Take the lines from the beginning of the data below through the line holding "Leg 4: commanded heading 286.7°" and return exactly those.

Stored data:
____________________
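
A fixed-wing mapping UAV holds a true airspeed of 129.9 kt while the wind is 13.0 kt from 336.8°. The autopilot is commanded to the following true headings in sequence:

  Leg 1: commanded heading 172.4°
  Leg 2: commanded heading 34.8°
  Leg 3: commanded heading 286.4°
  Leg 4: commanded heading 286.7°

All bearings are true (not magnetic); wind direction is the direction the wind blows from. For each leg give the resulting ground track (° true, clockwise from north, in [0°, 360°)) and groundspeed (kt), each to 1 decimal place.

Leg 1: track=171.0°, groundspeed=142.5 kt
Leg 2: track=39.9°, groundspeed=123.5 kt
Leg 3: track=281.7°, groundspeed=122.0 kt
Leg 4: track=282.0°, groundspeed=122.0 kt

Leg 1: heading 172.4°; drift -1.4° → track 171.0°, groundspeed 142.5 kt
Leg 2: heading 34.8°; drift +5.1° → track 39.9°, groundspeed 123.5 kt
Leg 3: heading 286.4°; drift -4.7° → track 281.7°, groundspeed 122.0 kt
Leg 4: heading 286.7°; drift -4.7° → track 282.0°, groundspeed 122.0 kt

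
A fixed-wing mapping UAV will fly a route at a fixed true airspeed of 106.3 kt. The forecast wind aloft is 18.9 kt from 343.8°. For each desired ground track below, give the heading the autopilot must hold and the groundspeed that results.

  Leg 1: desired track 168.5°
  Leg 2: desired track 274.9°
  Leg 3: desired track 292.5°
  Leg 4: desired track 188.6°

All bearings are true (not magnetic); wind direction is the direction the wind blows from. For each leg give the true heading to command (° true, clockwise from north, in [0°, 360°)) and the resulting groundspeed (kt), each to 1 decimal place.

Leg 1: heading=169.3°, groundspeed=125.1 kt
Leg 2: heading=284.4°, groundspeed=98.0 kt
Leg 3: heading=300.5°, groundspeed=93.5 kt
Leg 4: heading=192.9°, groundspeed=123.2 kt

Leg 1: desired track 168.5°; wind correction +0.8° → command heading 169.3°, groundspeed 125.1 kt
Leg 2: desired track 274.9°; wind correction +9.5° → command heading 284.4°, groundspeed 98.0 kt
Leg 3: desired track 292.5°; wind correction +8.0° → command heading 300.5°, groundspeed 93.5 kt
Leg 4: desired track 188.6°; wind correction +4.3° → command heading 192.9°, groundspeed 123.2 kt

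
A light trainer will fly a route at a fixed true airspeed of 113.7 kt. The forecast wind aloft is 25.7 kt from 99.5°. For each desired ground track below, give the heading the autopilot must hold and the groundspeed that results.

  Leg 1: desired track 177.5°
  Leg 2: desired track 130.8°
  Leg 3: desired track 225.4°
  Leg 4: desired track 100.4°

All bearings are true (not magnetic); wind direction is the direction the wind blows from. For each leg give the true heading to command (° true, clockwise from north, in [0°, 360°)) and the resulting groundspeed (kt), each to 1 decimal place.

Leg 1: heading=164.7°, groundspeed=105.5 kt
Leg 2: heading=124.1°, groundspeed=91.0 kt
Leg 3: heading=214.8°, groundspeed=126.8 kt
Leg 4: heading=100.2°, groundspeed=88.0 kt

Leg 1: desired track 177.5°; wind correction -12.8° → command heading 164.7°, groundspeed 105.5 kt
Leg 2: desired track 130.8°; wind correction -6.7° → command heading 124.1°, groundspeed 91.0 kt
Leg 3: desired track 225.4°; wind correction -10.6° → command heading 214.8°, groundspeed 126.8 kt
Leg 4: desired track 100.4°; wind correction -0.2° → command heading 100.2°, groundspeed 88.0 kt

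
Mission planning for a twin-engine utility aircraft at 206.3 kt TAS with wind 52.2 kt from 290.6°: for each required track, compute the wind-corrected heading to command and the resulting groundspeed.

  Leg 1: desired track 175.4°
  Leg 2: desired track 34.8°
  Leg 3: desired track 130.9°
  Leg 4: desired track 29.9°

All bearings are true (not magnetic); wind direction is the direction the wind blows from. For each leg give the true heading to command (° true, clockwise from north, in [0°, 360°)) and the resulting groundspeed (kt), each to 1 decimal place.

Leg 1: desired track 175.4°; wind correction +13.2° → command heading 188.6°, groundspeed 223.0 kt
Leg 2: desired track 34.8°; wind correction -14.2° → command heading 20.6°, groundspeed 212.8 kt
Leg 3: desired track 130.9°; wind correction +5.0° → command heading 135.9°, groundspeed 254.5 kt
Leg 4: desired track 29.9°; wind correction -14.5° → command heading 15.4°, groundspeed 208.2 kt

Leg 1: heading=188.6°, groundspeed=223.0 kt
Leg 2: heading=20.6°, groundspeed=212.8 kt
Leg 3: heading=135.9°, groundspeed=254.5 kt
Leg 4: heading=15.4°, groundspeed=208.2 kt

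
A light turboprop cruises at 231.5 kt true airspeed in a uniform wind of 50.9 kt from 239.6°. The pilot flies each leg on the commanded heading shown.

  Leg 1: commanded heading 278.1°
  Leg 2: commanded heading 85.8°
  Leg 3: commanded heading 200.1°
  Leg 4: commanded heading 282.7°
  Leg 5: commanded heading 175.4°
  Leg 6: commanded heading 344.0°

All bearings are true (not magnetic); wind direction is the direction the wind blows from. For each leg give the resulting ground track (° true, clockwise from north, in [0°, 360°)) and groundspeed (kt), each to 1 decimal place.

Leg 1: track=287.5°, groundspeed=194.3 kt
Leg 2: track=81.2°, groundspeed=278.1 kt
Leg 3: track=190.5°, groundspeed=194.9 kt
Leg 4: track=292.8°, groundspeed=197.4 kt
Leg 5: track=163.1°, groundspeed=214.3 kt
Leg 6: track=355.4°, groundspeed=249.1 kt

Leg 1: heading 278.1°; drift +9.4° → track 287.5°, groundspeed 194.3 kt
Leg 2: heading 85.8°; drift -4.6° → track 81.2°, groundspeed 278.1 kt
Leg 3: heading 200.1°; drift -9.6° → track 190.5°, groundspeed 194.9 kt
Leg 4: heading 282.7°; drift +10.1° → track 292.8°, groundspeed 197.4 kt
Leg 5: heading 175.4°; drift -12.3° → track 163.1°, groundspeed 214.3 kt
Leg 6: heading 344.0°; drift +11.4° → track 355.4°, groundspeed 249.1 kt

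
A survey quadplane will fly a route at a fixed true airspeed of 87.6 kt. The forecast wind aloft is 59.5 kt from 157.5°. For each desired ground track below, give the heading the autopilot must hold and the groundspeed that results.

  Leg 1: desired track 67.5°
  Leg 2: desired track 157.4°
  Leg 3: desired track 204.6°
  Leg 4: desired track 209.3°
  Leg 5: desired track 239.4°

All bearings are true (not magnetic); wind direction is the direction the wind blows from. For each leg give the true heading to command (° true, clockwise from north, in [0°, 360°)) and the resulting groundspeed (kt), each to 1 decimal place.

Leg 1: desired track 67.5°; wind correction +42.8° → command heading 110.3°, groundspeed 64.3 kt
Leg 2: desired track 157.4°; wind correction +0.1° → command heading 157.5°, groundspeed 28.1 kt
Leg 3: desired track 204.6°; wind correction -29.8° → command heading 174.8°, groundspeed 35.5 kt
Leg 4: desired track 209.3°; wind correction -32.3° → command heading 177.0°, groundspeed 37.3 kt
Leg 5: desired track 239.4°; wind correction -42.3° → command heading 197.1°, groundspeed 56.5 kt

Leg 1: heading=110.3°, groundspeed=64.3 kt
Leg 2: heading=157.5°, groundspeed=28.1 kt
Leg 3: heading=174.8°, groundspeed=35.5 kt
Leg 4: heading=177.0°, groundspeed=37.3 kt
Leg 5: heading=197.1°, groundspeed=56.5 kt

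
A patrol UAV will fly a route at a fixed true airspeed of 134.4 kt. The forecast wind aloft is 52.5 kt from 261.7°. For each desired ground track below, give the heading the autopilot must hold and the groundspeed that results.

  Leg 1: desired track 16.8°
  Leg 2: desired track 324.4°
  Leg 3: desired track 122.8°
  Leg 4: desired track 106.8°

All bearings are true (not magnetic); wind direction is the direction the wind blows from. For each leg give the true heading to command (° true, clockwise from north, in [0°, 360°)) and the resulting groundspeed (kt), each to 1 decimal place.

Leg 1: heading=356.1°, groundspeed=148.0 kt
Leg 2: heading=304.1°, groundspeed=102.0 kt
Leg 3: heading=137.7°, groundspeed=169.5 kt
Leg 4: heading=116.3°, groundspeed=180.1 kt

Leg 1: desired track 16.8°; wind correction -20.7° → command heading 356.1°, groundspeed 148.0 kt
Leg 2: desired track 324.4°; wind correction -20.3° → command heading 304.1°, groundspeed 102.0 kt
Leg 3: desired track 122.8°; wind correction +14.9° → command heading 137.7°, groundspeed 169.5 kt
Leg 4: desired track 106.8°; wind correction +9.5° → command heading 116.3°, groundspeed 180.1 kt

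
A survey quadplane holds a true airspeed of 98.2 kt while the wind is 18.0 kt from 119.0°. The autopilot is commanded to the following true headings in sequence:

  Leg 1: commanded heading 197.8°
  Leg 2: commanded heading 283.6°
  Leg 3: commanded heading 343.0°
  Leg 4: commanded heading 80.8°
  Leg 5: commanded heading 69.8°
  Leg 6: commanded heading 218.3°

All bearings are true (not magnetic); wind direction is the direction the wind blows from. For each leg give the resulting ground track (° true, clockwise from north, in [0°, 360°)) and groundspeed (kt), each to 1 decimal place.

Leg 1: track=208.4°, groundspeed=96.3 kt
Leg 2: track=286.0°, groundspeed=115.7 kt
Leg 3: track=336.6°, groundspeed=111.8 kt
Leg 4: track=73.3°, groundspeed=84.8 kt
Leg 5: track=60.8°, groundspeed=87.5 kt
Leg 6: track=228.3°, groundspeed=102.7 kt

Leg 1: heading 197.8°; drift +10.6° → track 208.4°, groundspeed 96.3 kt
Leg 2: heading 283.6°; drift +2.4° → track 286.0°, groundspeed 115.7 kt
Leg 3: heading 343.0°; drift -6.4° → track 336.6°, groundspeed 111.8 kt
Leg 4: heading 80.8°; drift -7.5° → track 73.3°, groundspeed 84.8 kt
Leg 5: heading 69.8°; drift -9.0° → track 60.8°, groundspeed 87.5 kt
Leg 6: heading 218.3°; drift +10.0° → track 228.3°, groundspeed 102.7 kt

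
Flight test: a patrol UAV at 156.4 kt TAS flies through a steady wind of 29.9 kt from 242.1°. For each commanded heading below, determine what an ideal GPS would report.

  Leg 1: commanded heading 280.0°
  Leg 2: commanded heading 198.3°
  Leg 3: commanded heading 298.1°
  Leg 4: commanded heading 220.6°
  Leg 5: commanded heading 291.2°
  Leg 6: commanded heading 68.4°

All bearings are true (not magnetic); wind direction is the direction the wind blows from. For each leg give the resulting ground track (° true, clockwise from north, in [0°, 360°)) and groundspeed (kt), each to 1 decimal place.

Leg 1: track=287.9°, groundspeed=134.1 kt
Leg 2: track=189.6°, groundspeed=136.4 kt
Leg 3: track=308.2°, groundspeed=141.9 kt
Leg 4: track=215.7°, groundspeed=129.0 kt
Leg 5: track=300.6°, groundspeed=138.7 kt
Leg 6: track=67.4°, groundspeed=186.1 kt

Leg 1: heading 280.0°; drift +7.9° → track 287.9°, groundspeed 134.1 kt
Leg 2: heading 198.3°; drift -8.7° → track 189.6°, groundspeed 136.4 kt
Leg 3: heading 298.1°; drift +10.1° → track 308.2°, groundspeed 141.9 kt
Leg 4: heading 220.6°; drift -4.9° → track 215.7°, groundspeed 129.0 kt
Leg 5: heading 291.2°; drift +9.4° → track 300.6°, groundspeed 138.7 kt
Leg 6: heading 68.4°; drift -1.0° → track 67.4°, groundspeed 186.1 kt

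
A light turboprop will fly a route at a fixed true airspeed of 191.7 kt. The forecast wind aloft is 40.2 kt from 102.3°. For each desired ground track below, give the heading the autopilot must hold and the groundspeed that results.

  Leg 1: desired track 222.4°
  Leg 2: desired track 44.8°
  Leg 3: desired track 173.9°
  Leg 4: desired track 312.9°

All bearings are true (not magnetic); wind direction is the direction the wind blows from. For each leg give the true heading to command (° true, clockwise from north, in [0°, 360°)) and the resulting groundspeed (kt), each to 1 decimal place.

Leg 1: heading=211.9°, groundspeed=208.7 kt
Leg 2: heading=55.0°, groundspeed=167.1 kt
Leg 3: heading=162.4°, groundspeed=175.2 kt
Leg 4: heading=319.0°, groundspeed=225.2 kt

Leg 1: desired track 222.4°; wind correction -10.5° → command heading 211.9°, groundspeed 208.7 kt
Leg 2: desired track 44.8°; wind correction +10.2° → command heading 55.0°, groundspeed 167.1 kt
Leg 3: desired track 173.9°; wind correction -11.5° → command heading 162.4°, groundspeed 175.2 kt
Leg 4: desired track 312.9°; wind correction +6.1° → command heading 319.0°, groundspeed 225.2 kt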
____________________
● **Output for this exercise**
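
A fixed-wing mapping UAV holds a true airspeed of 129.9 kt while the wind is 13.0 kt from 336.8°. The autopilot is commanded to the following true headings in sequence:

  Leg 1: commanded heading 172.4°
  Leg 2: commanded heading 34.8°
  Leg 3: commanded heading 286.4°
  Leg 4: commanded heading 286.7°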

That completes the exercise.